### Instructions to follow
Find the word "after" in the listing. Copy out each line where it occurs.

╭─ Exercise input

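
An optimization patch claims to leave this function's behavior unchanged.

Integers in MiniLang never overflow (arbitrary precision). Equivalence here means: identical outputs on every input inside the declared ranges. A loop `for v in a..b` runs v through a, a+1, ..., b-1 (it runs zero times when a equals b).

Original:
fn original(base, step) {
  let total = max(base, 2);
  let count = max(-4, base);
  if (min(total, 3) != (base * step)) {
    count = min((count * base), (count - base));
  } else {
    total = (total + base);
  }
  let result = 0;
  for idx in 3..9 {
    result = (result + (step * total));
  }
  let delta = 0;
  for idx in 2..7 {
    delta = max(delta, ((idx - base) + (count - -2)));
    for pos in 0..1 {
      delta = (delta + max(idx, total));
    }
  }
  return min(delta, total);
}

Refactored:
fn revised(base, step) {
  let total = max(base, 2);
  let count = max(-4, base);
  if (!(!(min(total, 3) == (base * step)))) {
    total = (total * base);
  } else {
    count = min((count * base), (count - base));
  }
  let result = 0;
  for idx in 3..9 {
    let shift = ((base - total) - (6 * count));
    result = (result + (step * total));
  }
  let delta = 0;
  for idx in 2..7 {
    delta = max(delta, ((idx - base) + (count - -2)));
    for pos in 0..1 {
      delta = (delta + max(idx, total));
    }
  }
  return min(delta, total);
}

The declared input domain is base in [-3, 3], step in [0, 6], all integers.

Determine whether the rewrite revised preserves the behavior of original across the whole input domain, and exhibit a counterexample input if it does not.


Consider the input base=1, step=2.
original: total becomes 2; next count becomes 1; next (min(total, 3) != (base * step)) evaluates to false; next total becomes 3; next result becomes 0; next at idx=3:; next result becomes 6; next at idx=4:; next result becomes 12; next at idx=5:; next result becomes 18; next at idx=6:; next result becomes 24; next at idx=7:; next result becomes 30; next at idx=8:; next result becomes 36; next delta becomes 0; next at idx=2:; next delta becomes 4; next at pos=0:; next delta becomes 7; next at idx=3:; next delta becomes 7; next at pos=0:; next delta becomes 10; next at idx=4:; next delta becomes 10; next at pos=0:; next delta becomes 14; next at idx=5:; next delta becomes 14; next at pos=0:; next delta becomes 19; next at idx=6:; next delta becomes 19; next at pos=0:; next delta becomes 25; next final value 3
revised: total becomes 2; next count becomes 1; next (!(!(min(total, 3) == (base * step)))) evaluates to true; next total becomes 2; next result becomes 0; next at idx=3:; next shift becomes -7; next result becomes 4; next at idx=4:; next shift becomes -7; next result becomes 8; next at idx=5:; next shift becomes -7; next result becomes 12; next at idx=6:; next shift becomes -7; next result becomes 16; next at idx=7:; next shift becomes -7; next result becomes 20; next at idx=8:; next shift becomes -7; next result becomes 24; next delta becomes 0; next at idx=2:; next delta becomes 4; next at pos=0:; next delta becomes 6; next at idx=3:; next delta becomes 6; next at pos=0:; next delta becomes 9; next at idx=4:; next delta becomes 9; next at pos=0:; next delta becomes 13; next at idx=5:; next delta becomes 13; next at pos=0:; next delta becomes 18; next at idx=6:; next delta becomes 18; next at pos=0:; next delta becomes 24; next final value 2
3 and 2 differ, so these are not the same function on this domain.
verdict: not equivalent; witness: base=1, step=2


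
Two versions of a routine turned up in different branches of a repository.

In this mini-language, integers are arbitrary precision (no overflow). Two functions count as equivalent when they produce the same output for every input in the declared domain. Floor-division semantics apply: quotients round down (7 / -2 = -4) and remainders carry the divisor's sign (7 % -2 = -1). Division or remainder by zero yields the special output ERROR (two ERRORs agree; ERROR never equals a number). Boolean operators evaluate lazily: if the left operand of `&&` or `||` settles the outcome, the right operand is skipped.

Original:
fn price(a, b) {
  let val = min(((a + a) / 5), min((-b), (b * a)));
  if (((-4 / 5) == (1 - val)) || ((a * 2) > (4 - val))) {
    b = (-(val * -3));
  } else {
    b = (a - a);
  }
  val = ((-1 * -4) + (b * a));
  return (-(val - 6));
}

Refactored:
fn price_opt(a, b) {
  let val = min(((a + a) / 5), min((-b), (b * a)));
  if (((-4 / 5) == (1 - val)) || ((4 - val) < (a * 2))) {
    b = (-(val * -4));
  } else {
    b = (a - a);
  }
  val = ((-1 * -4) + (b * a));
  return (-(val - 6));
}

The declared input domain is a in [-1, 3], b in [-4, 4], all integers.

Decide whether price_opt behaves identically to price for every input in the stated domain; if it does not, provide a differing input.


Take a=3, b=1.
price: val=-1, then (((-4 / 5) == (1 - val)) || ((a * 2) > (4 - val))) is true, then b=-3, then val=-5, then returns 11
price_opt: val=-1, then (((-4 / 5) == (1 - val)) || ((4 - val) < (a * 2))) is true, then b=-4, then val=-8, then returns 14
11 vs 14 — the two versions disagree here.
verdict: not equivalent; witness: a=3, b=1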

╰─
╭─ Exercise input

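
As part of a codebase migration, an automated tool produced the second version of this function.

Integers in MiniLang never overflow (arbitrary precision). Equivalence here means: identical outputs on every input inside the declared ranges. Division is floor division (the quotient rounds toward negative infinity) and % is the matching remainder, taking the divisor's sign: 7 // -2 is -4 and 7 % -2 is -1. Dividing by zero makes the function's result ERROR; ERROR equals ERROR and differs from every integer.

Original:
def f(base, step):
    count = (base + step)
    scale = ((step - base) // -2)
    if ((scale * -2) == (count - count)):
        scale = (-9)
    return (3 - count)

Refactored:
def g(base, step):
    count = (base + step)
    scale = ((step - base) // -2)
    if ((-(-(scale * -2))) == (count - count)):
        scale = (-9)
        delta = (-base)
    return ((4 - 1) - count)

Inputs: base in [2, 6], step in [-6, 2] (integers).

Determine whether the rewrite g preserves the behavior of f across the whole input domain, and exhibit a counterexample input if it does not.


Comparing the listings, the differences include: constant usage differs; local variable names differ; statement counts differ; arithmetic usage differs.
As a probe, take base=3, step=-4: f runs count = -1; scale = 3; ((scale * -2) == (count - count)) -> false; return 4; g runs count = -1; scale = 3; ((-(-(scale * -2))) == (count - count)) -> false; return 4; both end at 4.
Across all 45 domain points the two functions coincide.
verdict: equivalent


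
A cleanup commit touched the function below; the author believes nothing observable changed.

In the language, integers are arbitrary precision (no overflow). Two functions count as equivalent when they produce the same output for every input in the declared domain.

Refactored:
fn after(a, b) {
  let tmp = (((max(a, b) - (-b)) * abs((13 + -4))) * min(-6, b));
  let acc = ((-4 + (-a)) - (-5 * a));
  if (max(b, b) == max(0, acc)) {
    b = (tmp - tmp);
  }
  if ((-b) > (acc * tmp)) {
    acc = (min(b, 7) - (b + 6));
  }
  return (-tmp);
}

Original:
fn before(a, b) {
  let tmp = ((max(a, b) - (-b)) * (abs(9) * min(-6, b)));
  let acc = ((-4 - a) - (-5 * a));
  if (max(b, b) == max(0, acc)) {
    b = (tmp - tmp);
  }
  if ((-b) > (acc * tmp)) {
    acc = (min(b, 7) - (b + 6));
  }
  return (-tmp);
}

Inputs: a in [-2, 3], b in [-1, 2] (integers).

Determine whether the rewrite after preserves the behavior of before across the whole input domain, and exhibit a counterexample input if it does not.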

╰─
╭─ Exercise input

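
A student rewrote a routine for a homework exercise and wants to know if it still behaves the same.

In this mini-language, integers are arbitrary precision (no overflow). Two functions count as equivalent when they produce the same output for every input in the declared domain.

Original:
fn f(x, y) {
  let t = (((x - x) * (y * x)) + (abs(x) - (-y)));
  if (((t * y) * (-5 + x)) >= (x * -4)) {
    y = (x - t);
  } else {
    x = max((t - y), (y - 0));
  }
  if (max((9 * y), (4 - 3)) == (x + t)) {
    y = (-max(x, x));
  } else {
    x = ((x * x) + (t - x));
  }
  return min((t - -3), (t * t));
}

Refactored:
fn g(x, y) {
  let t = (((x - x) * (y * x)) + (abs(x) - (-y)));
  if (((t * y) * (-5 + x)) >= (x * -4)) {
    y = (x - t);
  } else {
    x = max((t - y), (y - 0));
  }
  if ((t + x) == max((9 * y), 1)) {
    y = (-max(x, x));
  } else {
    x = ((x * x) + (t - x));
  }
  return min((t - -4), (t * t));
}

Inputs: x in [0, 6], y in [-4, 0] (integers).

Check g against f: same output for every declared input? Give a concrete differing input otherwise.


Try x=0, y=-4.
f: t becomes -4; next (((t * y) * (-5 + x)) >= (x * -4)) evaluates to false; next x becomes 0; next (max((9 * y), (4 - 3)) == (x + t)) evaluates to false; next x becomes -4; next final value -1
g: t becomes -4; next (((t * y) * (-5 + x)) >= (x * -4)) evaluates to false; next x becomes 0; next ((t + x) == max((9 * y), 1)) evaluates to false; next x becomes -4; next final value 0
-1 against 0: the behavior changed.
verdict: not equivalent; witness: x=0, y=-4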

╰─

### Problem solution
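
fn after(a, b) {
Determine whether the rewrite after preserves the behavior of before across the whole input domain, and exhibit a counterexample input if it does not.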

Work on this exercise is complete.